WHAT IS REQUIRED: The required output is the lines below from the line containing "Calculate the binomial" to the line containing "Solve the system: x ≡ 16", inclusive, retyped exactly. No other lines belong in it.
[Opening DATA IN THIS EXERCISE section]
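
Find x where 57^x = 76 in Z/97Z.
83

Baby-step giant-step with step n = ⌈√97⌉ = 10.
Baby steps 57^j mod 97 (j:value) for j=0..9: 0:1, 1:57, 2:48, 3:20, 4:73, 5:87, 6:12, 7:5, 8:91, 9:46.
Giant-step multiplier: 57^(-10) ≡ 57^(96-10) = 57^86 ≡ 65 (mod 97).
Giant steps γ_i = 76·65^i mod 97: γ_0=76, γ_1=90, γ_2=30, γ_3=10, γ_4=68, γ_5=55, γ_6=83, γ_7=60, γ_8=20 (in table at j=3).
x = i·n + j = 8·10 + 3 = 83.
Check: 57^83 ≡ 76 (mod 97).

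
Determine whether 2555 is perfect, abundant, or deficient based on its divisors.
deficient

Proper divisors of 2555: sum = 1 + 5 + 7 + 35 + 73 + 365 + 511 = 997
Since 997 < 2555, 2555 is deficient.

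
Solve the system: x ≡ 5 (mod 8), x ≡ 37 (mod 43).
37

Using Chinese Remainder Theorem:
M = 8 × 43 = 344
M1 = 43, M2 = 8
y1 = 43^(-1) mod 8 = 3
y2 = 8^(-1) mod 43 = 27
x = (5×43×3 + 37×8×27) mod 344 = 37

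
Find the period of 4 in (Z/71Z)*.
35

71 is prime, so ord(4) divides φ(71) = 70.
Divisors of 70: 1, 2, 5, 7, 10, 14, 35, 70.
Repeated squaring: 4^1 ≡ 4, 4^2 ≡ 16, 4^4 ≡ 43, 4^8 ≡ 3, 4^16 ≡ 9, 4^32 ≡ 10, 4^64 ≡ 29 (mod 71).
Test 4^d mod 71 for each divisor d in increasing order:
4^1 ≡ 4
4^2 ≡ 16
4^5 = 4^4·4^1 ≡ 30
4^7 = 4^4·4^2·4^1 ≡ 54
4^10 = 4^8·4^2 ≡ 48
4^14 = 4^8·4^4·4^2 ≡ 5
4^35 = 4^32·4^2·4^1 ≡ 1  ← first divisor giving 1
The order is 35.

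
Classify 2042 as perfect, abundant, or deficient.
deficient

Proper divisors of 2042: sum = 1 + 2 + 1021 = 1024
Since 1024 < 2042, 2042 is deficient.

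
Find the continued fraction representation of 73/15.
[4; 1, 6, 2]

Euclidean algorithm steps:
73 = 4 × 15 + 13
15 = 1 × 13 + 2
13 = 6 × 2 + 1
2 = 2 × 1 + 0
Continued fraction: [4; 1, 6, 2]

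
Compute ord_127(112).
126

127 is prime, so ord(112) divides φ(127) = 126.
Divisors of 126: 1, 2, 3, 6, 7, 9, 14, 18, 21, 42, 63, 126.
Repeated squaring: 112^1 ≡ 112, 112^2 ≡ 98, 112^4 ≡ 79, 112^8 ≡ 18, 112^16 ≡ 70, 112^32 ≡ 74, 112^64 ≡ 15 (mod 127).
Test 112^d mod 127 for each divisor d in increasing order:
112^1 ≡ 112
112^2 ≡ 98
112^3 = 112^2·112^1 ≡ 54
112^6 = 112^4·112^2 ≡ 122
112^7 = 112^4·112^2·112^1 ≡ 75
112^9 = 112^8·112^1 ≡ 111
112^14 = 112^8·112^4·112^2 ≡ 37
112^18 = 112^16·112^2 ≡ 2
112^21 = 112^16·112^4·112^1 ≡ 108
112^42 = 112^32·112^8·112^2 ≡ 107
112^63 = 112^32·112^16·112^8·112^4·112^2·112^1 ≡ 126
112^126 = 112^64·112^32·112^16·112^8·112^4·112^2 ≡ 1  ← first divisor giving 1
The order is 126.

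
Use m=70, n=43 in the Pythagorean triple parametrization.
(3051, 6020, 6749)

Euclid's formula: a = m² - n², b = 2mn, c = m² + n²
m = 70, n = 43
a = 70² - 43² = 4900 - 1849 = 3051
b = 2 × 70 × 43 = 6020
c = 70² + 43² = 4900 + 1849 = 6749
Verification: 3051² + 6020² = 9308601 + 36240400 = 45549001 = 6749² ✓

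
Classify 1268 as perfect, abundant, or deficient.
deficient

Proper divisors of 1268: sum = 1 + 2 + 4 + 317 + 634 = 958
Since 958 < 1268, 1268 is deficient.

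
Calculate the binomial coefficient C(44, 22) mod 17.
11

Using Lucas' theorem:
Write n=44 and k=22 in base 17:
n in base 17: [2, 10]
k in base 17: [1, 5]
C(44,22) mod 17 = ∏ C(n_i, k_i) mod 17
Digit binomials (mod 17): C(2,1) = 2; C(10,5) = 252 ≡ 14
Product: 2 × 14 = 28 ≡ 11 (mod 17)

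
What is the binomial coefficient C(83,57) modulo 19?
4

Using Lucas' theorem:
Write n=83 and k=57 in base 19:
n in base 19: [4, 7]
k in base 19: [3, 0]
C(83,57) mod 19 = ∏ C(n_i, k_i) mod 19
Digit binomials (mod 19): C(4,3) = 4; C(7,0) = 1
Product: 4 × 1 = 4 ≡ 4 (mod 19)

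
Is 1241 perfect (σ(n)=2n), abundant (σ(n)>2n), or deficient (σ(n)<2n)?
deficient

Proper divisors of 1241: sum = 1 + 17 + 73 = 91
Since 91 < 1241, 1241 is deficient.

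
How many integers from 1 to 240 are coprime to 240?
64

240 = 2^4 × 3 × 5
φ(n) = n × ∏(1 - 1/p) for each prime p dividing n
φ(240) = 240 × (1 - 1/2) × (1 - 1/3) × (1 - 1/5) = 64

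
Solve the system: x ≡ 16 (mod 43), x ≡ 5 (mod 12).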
[Closing DATA IN THIS EXERCISE section]
[Opening DATA IN THIS EXERCISE section]
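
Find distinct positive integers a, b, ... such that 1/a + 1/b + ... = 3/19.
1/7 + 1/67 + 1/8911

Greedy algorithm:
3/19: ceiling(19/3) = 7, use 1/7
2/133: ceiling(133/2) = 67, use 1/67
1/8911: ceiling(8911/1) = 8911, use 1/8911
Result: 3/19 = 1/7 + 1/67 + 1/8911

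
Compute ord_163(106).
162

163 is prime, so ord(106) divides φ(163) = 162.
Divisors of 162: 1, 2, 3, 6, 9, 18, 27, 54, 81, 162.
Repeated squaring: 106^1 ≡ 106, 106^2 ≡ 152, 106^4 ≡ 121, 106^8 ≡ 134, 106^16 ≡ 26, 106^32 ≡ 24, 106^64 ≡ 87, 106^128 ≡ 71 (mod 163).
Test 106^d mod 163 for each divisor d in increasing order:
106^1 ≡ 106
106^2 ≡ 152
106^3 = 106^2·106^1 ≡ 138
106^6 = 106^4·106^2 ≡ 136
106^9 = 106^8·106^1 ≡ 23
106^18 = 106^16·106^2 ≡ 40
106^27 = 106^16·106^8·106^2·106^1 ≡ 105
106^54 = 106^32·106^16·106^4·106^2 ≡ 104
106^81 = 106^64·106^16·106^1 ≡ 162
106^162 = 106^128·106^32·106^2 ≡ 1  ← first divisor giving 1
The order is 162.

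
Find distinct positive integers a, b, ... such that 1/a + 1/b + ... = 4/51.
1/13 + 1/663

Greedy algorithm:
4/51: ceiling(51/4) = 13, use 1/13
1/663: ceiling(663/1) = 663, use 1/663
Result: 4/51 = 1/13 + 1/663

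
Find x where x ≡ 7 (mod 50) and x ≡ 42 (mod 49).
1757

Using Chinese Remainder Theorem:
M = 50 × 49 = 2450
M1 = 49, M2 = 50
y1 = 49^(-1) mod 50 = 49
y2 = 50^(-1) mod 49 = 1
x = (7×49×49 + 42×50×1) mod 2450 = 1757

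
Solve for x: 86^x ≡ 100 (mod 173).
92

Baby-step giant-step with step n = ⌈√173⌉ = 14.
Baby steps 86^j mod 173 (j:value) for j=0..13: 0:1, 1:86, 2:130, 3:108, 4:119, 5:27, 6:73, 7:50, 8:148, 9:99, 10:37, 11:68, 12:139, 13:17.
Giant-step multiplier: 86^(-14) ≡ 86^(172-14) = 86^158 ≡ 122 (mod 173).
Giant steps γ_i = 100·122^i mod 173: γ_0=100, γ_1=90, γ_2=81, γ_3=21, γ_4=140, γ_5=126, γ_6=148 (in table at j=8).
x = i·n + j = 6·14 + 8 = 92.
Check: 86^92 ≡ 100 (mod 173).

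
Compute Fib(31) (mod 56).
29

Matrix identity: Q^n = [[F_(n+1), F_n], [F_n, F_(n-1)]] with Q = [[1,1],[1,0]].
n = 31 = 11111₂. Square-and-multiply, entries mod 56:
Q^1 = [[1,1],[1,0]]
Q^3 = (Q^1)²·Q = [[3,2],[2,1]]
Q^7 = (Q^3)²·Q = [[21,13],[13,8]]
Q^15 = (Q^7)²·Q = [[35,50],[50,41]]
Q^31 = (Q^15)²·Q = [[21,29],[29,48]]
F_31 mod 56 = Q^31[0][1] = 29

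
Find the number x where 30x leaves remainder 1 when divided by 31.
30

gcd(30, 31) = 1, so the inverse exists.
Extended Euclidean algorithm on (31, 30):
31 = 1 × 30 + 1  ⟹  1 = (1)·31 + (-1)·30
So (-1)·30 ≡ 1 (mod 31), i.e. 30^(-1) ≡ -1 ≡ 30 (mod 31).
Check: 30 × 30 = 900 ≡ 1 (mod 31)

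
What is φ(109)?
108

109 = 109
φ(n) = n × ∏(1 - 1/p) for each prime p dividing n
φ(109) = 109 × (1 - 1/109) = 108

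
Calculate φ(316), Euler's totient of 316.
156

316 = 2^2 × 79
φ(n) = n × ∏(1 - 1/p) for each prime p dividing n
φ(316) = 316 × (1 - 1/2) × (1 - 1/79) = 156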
[Closing DATA IN THIS EXERCISE section]
SOLUTION FOR THIS TASK:
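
Calculate the binomial coefficient C(44, 22) mod 17.
11

Using Lucas' theorem:
Write n=44 and k=22 in base 17:
n in base 17: [2, 10]
k in base 17: [1, 5]
C(44,22) mod 17 = ∏ C(n_i, k_i) mod 17
Digit binomials (mod 17): C(2,1) = 2; C(10,5) = 252 ≡ 14
Product: 2 × 14 = 28 ≡ 11 (mod 17)

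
What is the binomial coefficient C(83,57) modulo 19?
4

Using Lucas' theorem:
Write n=83 and k=57 in base 19:
n in base 19: [4, 7]
k in base 19: [3, 0]
C(83,57) mod 19 = ∏ C(n_i, k_i) mod 19
Digit binomials (mod 19): C(4,3) = 4; C(7,0) = 1
Product: 4 × 1 = 4 ≡ 4 (mod 19)

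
Is 1241 perfect (σ(n)=2n), abundant (σ(n)>2n), or deficient (σ(n)<2n)?
deficient

Proper divisors of 1241: sum = 1 + 17 + 73 = 91
Since 91 < 1241, 1241 is deficient.

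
How many integers from 1 to 240 are coprime to 240?
64

240 = 2^4 × 3 × 5
φ(n) = n × ∏(1 - 1/p) for each prime p dividing n
φ(240) = 240 × (1 - 1/2) × (1 - 1/3) × (1 - 1/5) = 64

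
Solve the system: x ≡ 16 (mod 43), x ≡ 5 (mod 12).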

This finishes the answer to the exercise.